WHAT IS REQUIRED =>
The expected output is the line bearing "What is Y(-7, 0)*(-5) + 6, if Y(d, w) = 1*d?" followed by all remaining lines of the records, each restated word for word.

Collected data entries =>
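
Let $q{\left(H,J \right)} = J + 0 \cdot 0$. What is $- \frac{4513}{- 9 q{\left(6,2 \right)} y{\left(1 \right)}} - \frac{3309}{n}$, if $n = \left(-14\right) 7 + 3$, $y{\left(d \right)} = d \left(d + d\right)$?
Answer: $\frac{547859}{3420} \approx 160.19$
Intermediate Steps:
$y{\left(d \right)} = 2 d^{2}$ ($y{\left(d \right)} = d 2 d = 2 d^{2}$)
$q{\left(H,J \right)} = J$ ($q{\left(H,J \right)} = J + 0 = J$)
$n = -95$ ($n = -98 + 3 = -95$)
$- \frac{4513}{- 9 q{\left(6,2 \right)} y{\left(1 \right)}} - \frac{3309}{n} = - \frac{4513}{\left(-9\right) 2 \cdot 2 \cdot 1^{2}} - \frac{3309}{-95} = - \frac{4513}{\left(-18\right) 2 \cdot 1} - - \frac{3309}{95} = - \frac{4513}{\left(-18\right) 2} + \frac{3309}{95} = - \frac{4513}{-36} + \frac{3309}{95} = \left(-4513\right) \left(- \frac{1}{36}\right) + \frac{3309}{95} = \frac{4513}{36} + \frac{3309}{95} = \frac{547859}{3420}$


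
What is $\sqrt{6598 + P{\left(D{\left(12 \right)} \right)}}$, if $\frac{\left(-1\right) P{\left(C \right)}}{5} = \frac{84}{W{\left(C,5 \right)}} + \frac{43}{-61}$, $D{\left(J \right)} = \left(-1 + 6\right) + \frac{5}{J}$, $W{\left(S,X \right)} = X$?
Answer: $\frac{\sqrt{24251709}}{61} \approx 80.731$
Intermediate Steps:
$D{\left(J \right)} = 5 + \frac{5}{J}$
$P{\left(C \right)} = - \frac{4909}{61}$ ($P{\left(C \right)} = - 5 \left(\frac{84}{5} + \frac{43}{-61}\right) = - 5 \left(84 \cdot \frac{1}{5} + 43 \left(- \frac{1}{61}\right)\right) = - 5 \left(\frac{84}{5} - \frac{43}{61}\right) = \left(-5\right) \frac{4909}{305} = - \frac{4909}{61}$)
$\sqrt{6598 + P{\left(D{\left(12 \right)} \right)}} = \sqrt{6598 - \frac{4909}{61}} = \sqrt{\frac{397569}{61}} = \frac{\sqrt{24251709}}{61}$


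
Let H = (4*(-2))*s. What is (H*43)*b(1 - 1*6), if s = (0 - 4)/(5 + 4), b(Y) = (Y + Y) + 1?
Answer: -1376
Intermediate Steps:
b(Y) = 1 + 2*Y (b(Y) = 2*Y + 1 = 1 + 2*Y)
s = -4/9 ≈ -0.44444
H = 32/9 (H = (4*(-2))*(-4/9) = -8*(-4/9) = 32/9 ≈ 3.5556)
(H*43)*b(1 - 1*6) = ((32/9)*43)*(1 + 2*(1 - 1*6)) = 1376*(1 + 2*(1 - 6))/9 = 1376*(1 + 2*(-5))/9 = 1376*(1 - 10)/9 = (1376/9)*(-9) = -1376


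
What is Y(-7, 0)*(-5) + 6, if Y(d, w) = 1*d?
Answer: 41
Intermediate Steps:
Y(d, w) = d
Y(-7, 0)*(-5) + 6 = -7*(-5) + 6 = 35 + 6 = 41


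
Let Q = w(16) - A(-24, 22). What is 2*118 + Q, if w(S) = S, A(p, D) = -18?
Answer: 270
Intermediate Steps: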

ANSWER TO THIS EXERCISE =>
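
What is Y(-7, 0)*(-5) + 6, if Y(d, w) = 1*d?
Answer: 41
Intermediate Steps:
Y(d, w) = d
Y(-7, 0)*(-5) + 6 = -7*(-5) + 6 = 35 + 6 = 41


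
Let Q = w(16) - A(-24, 22). What is 2*118 + Q, if w(S) = S, A(p, D) = -18?
Answer: 270
Intermediate Steps: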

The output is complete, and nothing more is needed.